» REQUIRED ACTION: Please reproduce the data in full, exactly as it stands.

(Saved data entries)
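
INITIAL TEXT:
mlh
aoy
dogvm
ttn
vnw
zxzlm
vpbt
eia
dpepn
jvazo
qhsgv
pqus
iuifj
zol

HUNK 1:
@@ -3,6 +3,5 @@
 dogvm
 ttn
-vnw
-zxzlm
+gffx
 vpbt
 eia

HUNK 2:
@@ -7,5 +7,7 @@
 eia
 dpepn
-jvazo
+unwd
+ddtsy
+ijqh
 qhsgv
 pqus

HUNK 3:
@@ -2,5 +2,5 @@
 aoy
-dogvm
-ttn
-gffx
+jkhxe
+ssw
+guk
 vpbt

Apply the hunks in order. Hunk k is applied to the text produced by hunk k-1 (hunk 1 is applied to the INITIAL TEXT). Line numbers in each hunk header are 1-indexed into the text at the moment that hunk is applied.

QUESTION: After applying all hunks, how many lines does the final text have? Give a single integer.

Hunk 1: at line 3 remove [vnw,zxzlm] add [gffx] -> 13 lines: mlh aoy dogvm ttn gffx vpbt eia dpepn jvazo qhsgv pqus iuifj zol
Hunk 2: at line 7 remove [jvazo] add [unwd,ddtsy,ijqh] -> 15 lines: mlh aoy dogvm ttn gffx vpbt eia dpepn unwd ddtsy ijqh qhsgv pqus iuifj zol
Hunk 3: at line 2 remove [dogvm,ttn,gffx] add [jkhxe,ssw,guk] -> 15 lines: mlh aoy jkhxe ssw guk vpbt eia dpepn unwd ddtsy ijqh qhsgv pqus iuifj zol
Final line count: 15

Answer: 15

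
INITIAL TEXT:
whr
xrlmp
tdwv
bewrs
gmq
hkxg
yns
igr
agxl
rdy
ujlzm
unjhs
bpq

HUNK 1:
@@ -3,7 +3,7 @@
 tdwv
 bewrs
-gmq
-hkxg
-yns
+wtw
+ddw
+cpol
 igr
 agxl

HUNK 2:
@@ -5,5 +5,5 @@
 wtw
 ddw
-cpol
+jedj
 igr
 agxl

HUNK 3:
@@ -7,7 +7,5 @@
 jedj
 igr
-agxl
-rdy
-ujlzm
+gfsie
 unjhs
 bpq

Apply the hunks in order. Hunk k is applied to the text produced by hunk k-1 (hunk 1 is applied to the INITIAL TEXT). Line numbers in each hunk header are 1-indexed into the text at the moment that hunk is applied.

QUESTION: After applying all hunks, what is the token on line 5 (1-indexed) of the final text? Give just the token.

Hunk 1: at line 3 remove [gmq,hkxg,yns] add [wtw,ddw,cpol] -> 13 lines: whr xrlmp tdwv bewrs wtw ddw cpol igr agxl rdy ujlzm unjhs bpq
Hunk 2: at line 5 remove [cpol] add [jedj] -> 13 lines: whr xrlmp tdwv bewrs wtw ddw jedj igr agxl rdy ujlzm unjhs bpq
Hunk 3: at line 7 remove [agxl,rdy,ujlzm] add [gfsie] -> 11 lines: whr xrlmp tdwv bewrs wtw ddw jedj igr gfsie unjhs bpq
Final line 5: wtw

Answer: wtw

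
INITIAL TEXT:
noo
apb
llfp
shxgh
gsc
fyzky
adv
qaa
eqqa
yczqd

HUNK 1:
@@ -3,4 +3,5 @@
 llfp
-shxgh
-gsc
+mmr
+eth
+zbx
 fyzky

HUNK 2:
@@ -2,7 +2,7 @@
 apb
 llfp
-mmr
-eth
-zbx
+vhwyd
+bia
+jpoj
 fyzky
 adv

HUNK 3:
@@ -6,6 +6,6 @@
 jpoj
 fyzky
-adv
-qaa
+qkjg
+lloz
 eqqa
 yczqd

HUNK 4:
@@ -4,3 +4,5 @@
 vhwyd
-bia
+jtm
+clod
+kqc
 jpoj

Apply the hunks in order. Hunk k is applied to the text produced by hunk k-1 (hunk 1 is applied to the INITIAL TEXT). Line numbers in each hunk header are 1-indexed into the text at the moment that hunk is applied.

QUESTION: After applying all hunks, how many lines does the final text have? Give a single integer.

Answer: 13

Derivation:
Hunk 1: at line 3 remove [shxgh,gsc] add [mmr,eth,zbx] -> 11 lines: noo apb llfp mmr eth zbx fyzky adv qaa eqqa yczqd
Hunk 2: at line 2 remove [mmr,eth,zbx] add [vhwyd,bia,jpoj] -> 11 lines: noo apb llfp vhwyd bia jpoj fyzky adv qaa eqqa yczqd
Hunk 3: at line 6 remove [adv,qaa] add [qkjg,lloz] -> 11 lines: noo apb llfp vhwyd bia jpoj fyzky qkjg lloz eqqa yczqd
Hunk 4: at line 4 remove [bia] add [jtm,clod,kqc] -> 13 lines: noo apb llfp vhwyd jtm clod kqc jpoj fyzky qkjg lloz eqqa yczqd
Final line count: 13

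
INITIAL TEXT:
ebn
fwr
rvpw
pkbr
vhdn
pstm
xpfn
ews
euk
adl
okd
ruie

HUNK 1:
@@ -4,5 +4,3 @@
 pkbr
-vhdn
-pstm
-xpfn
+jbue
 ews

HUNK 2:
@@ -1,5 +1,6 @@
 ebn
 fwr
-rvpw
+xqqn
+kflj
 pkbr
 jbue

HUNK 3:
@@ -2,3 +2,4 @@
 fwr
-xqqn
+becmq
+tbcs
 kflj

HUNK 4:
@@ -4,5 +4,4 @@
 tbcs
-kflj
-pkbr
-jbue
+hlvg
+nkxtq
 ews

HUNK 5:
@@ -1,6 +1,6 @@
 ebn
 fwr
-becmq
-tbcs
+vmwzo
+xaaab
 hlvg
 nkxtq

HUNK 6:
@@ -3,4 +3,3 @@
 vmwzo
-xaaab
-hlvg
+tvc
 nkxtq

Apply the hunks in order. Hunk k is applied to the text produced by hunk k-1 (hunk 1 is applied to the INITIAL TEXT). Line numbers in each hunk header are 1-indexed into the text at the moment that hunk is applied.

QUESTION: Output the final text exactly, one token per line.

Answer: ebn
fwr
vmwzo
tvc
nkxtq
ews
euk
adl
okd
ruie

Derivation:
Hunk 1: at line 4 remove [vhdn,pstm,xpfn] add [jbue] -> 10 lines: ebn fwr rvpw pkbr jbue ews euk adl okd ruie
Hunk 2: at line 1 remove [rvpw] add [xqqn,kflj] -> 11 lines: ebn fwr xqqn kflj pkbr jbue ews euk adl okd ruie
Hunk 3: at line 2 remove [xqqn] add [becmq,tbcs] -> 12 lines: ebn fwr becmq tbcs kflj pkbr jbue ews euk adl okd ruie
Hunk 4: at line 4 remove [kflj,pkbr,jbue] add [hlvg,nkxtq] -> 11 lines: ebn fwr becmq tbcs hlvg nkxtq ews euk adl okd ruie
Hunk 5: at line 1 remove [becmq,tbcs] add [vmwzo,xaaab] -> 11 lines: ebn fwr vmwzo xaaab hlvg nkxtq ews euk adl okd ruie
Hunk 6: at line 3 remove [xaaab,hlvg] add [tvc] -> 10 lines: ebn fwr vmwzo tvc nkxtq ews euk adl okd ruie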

» RESPONSE BELOW:
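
INITIAL TEXT:
mlh
aoy
dogvm
ttn
vnw
zxzlm
vpbt
eia
dpepn
jvazo
qhsgv
pqus
iuifj
zol

HUNK 1:
@@ -3,6 +3,5 @@
 dogvm
 ttn
-vnw
-zxzlm
+gffx
 vpbt
 eia

HUNK 2:
@@ -7,5 +7,7 @@
 eia
 dpepn
-jvazo
+unwd
+ddtsy
+ijqh
 qhsgv
 pqus

HUNK 3:
@@ -2,5 +2,5 @@
 aoy
-dogvm
-ttn
-gffx
+jkhxe
+ssw
+guk
 vpbt

Apply the hunks in order. Hunk k is applied to the text produced by hunk k-1 (hunk 1 is applied to the INITIAL TEXT). Line numbers in each hunk header are 1-indexed into the text at the moment that hunk is applied.

QUESTION: After applying all hunks, how many lines does the final text have? Give a single integer.

Hunk 1: at line 3 remove [vnw,zxzlm] add [gffx] -> 13 lines: mlh aoy dogvm ttn gffx vpbt eia dpepn jvazo qhsgv pqus iuifj zol
Hunk 2: at line 7 remove [jvazo] add [unwd,ddtsy,ijqh] -> 15 lines: mlh aoy dogvm ttn gffx vpbt eia dpepn unwd ddtsy ijqh qhsgv pqus iuifj zol
Hunk 3: at line 2 remove [dogvm,ttn,gffx] add [jkhxe,ssw,guk] -> 15 lines: mlh aoy jkhxe ssw guk vpbt eia dpepn unwd ddtsy ijqh qhsgv pqus iuifj zol
Final line count: 15

Answer: 15

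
INITIAL TEXT:
whr
xrlmp
tdwv
bewrs
gmq
hkxg
yns
igr
agxl
rdy
ujlzm
unjhs
bpq

HUNK 1:
@@ -3,7 +3,7 @@
 tdwv
 bewrs
-gmq
-hkxg
-yns
+wtw
+ddw
+cpol
 igr
 agxl

HUNK 2:
@@ -5,5 +5,5 @@
 wtw
 ddw
-cpol
+jedj
 igr
 agxl

HUNK 3:
@@ -7,7 +7,5 @@
 jedj
 igr
-agxl
-rdy
-ujlzm
+gfsie
 unjhs
 bpq

Apply the hunks in order. Hunk k is applied to the text produced by hunk k-1 (hunk 1 is applied to the INITIAL TEXT). Line numbers in each hunk header are 1-indexed into the text at the moment that hunk is applied.

QUESTION: After applying all hunks, what is the token on line 5 (1-indexed) of the final text? Give just the token.

Hunk 1: at line 3 remove [gmq,hkxg,yns] add [wtw,ddw,cpol] -> 13 lines: whr xrlmp tdwv bewrs wtw ddw cpol igr agxl rdy ujlzm unjhs bpq
Hunk 2: at line 5 remove [cpol] add [jedj] -> 13 lines: whr xrlmp tdwv bewrs wtw ddw jedj igr agxl rdy ujlzm unjhs bpq
Hunk 3: at line 7 remove [agxl,rdy,ujlzm] add [gfsie] -> 11 lines: whr xrlmp tdwv bewrs wtw ddw jedj igr gfsie unjhs bpq
Final line 5: wtw

Answer: wtw

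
INITIAL TEXT:
noo
apb
llfp
shxgh
gsc
fyzky
adv
qaa
eqqa
yczqd

HUNK 1:
@@ -3,4 +3,5 @@
 llfp
-shxgh
-gsc
+mmr
+eth
+zbx
 fyzky

HUNK 2:
@@ -2,7 +2,7 @@
 apb
 llfp
-mmr
-eth
-zbx
+vhwyd
+bia
+jpoj
 fyzky
 adv

HUNK 3:
@@ -6,6 +6,6 @@
 jpoj
 fyzky
-adv
-qaa
+qkjg
+lloz
 eqqa
 yczqd

HUNK 4:
@@ -4,3 +4,5 @@
 vhwyd
-bia
+jtm
+clod
+kqc
 jpoj

Apply the hunks in order. Hunk k is applied to the text produced by hunk k-1 (hunk 1 is applied to the INITIAL TEXT). Line numbers in each hunk header are 1-indexed into the text at the moment that hunk is applied.

QUESTION: After applying all hunks, how many lines does the final text have? Give a single integer.

Answer: 13

Derivation:
Hunk 1: at line 3 remove [shxgh,gsc] add [mmr,eth,zbx] -> 11 lines: noo apb llfp mmr eth zbx fyzky adv qaa eqqa yczqd
Hunk 2: at line 2 remove [mmr,eth,zbx] add [vhwyd,bia,jpoj] -> 11 lines: noo apb llfp vhwyd bia jpoj fyzky adv qaa eqqa yczqd
Hunk 3: at line 6 remove [adv,qaa] add [qkjg,lloz] -> 11 lines: noo apb llfp vhwyd bia jpoj fyzky qkjg lloz eqqa yczqd
Hunk 4: at line 4 remove [bia] add [jtm,clod,kqc] -> 13 lines: noo apb llfp vhwyd jtm clod kqc jpoj fyzky qkjg lloz eqqa yczqd
Final line count: 13

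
INITIAL TEXT:
ebn
fwr
rvpw
pkbr
vhdn
pstm
xpfn
ews
euk
adl
okd
ruie

HUNK 1:
@@ -4,5 +4,3 @@
 pkbr
-vhdn
-pstm
-xpfn
+jbue
 ews

HUNK 2:
@@ -1,5 +1,6 @@
 ebn
 fwr
-rvpw
+xqqn
+kflj
 pkbr
 jbue

HUNK 3:
@@ -2,3 +2,4 @@
 fwr
-xqqn
+becmq
+tbcs
 kflj

HUNK 4:
@@ -4,5 +4,4 @@
 tbcs
-kflj
-pkbr
-jbue
+hlvg
+nkxtq
 ews

HUNK 5:
@@ -1,6 +1,6 @@
 ebn
 fwr
-becmq
-tbcs
+vmwzo
+xaaab
 hlvg
 nkxtq

HUNK 6:
@@ -3,4 +3,3 @@
 vmwzo
-xaaab
-hlvg
+tvc
 nkxtq

Apply the hunks in order. Hunk k is applied to the text produced by hunk k-1 (hunk 1 is applied to the INITIAL TEXT). Line numbers in each hunk header are 1-indexed into the text at the moment that hunk is applied.

QUESTION: Output the final text exactly, one token per line.

Answer: ebn
fwr
vmwzo
tvc
nkxtq
ews
euk
adl
okd
ruie

Derivation:
Hunk 1: at line 4 remove [vhdn,pstm,xpfn] add [jbue] -> 10 lines: ebn fwr rvpw pkbr jbue ews euk adl okd ruie
Hunk 2: at line 1 remove [rvpw] add [xqqn,kflj] -> 11 lines: ebn fwr xqqn kflj pkbr jbue ews euk adl okd ruie
Hunk 3: at line 2 remove [xqqn] add [becmq,tbcs] -> 12 lines: ebn fwr becmq tbcs kflj pkbr jbue ews euk adl okd ruie
Hunk 4: at line 4 remove [kflj,pkbr,jbue] add [hlvg,nkxtq] -> 11 lines: ebn fwr becmq tbcs hlvg nkxtq ews euk adl okd ruie
Hunk 5: at line 1 remove [becmq,tbcs] add [vmwzo,xaaab] -> 11 lines: ebn fwr vmwzo xaaab hlvg nkxtq ews euk adl okd ruie
Hunk 6: at line 3 remove [xaaab,hlvg] add [tvc] -> 10 lines: ebn fwr vmwzo tvc nkxtq ews euk adl okd ruie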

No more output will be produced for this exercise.